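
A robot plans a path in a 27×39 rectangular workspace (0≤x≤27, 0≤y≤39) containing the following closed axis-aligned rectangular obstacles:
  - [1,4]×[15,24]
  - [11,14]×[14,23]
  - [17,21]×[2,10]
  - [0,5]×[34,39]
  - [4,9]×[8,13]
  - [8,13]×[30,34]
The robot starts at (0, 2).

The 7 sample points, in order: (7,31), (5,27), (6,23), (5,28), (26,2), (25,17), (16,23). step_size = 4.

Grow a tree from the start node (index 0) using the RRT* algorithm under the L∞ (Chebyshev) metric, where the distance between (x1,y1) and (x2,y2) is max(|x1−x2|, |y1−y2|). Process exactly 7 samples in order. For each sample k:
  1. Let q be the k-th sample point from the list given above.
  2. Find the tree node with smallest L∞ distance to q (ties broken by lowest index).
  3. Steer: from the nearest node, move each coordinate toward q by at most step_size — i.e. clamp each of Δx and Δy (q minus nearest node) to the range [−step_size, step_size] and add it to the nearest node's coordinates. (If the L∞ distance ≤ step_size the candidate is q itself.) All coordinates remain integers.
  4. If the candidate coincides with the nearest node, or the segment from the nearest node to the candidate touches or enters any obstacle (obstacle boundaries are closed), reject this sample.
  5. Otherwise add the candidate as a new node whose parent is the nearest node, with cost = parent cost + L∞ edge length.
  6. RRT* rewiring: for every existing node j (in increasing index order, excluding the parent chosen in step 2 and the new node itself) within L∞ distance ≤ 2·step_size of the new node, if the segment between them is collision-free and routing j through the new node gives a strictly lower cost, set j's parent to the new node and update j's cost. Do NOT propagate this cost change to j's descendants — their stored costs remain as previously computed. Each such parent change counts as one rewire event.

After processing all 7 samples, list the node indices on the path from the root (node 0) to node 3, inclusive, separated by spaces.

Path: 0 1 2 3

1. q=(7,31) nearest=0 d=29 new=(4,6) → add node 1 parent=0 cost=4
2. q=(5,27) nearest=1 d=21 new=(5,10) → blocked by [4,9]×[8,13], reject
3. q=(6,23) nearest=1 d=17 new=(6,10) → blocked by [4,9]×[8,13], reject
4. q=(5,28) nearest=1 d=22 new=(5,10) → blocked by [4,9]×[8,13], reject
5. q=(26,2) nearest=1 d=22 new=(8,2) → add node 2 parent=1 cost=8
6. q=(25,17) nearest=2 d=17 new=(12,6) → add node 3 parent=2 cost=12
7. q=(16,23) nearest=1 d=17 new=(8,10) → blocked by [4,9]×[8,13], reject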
================
WORK INSTRUCTIONS –
Set down the records again, exactly.

FINISHED EXERCISE –
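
A robot plans a path in a 27×39 rectangular workspace (0≤x≤27, 0≤y≤39) containing the following closed axis-aligned rectangular obstacles:
  - [1,4]×[15,24]
  - [11,14]×[14,23]
  - [17,21]×[2,10]
  - [0,5]×[34,39]
  - [4,9]×[8,13]
  - [8,13]×[30,34]
The robot starts at (0, 2).

The 7 sample points, in order: (7,31), (5,27), (6,23), (5,28), (26,2), (25,17), (16,23). step_size = 4.

Grow a tree from the start node (index 0) using the RRT* algorithm under the L∞ (Chebyshev) metric, where the distance between (x1,y1) and (x2,y2) is max(|x1−x2|, |y1−y2|). Process exactly 7 samples in order. For each sample k:
  1. Let q be the k-th sample point from the list given above.
  2. Find the tree node with smallest L∞ distance to q (ties broken by lowest index).
  3. Steer: from the nearest node, move each coordinate toward q by at most step_size — i.e. clamp each of Δx and Δy (q minus nearest node) to the range [−step_size, step_size] and add it to the nearest node's coordinates. (If the L∞ distance ≤ step_size the candidate is q itself.) All coordinates remain integers.
  4. If the candidate coincides with the nearest node, or the segment from the nearest node to the candidate touches or enters any obstacle (obstacle boundaries are closed), reject this sample.
  5. Otherwise add the candidate as a new node whose parent is the nearest node, with cost = parent cost + L∞ edge length.
  6. RRT* rewiring: for every existing node j (in increasing index order, excluding the parent chosen in step 2 and the new node itself) within L∞ distance ≤ 2·step_size of the new node, if the segment between them is collision-free and routing j through the new node gives a strictly lower cost, set j's parent to the new node and update j's cost. Do NOT propagate this cost change to j's descendants — their stored costs remain as previously computed. Each such parent change counts as one rewire event.

After processing all 7 samples, list the node indices on the path from the root (node 0) to node 3, inclusive, separated by spaces.

Path: 0 1 2 3

1. q=(7,31) nearest=0 d=29 new=(4,6) → add node 1 parent=0 cost=4
2. q=(5,27) nearest=1 d=21 new=(5,10) → blocked by [4,9]×[8,13], reject
3. q=(6,23) nearest=1 d=17 new=(6,10) → blocked by [4,9]×[8,13], reject
4. q=(5,28) nearest=1 d=22 new=(5,10) → blocked by [4,9]×[8,13], reject
5. q=(26,2) nearest=1 d=22 new=(8,2) → add node 2 parent=1 cost=8
6. q=(25,17) nearest=2 d=17 new=(12,6) → add node 3 parent=2 cost=12
7. q=(16,23) nearest=1 d=17 new=(8,10) → blocked by [4,9]×[8,13], reject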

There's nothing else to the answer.